» WHAT THE TASK ASKS: Word for word, reproduce the data that follows.

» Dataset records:

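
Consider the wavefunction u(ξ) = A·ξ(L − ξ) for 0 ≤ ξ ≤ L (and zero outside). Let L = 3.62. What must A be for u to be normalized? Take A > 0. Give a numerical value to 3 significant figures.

Require ∫ |u|² dξ = 1 over the whole domain.
Expanding the polynomial and integrating term by term, the integral (without the A² prefactor) comes out to L^5/30.
Setting this equal to 1 gives A² = 1/(L^5/30).
Substituting L = 3.62 gives A² = 0.04826, so A = 0.2197.

A ≈ 0.220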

» YOUR RESPONSE:
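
Consider the wavefunction u(ξ) = A·ξ(L − ξ) for 0 ≤ ξ ≤ L (and zero outside). Let L = 3.62. What must A be for u to be normalized? Take A > 0. Give a numerical value to 3 significant figures.

Require ∫ |u|² dξ = 1 over the whole domain.
Expanding the polynomial and integrating term by term, the integral (without the A² prefactor) comes out to L^5/30.
Setting this equal to 1 gives A² = 1/(L^5/30).
Substituting L = 3.62 gives A² = 0.04826, so A = 0.2197.

A ≈ 0.220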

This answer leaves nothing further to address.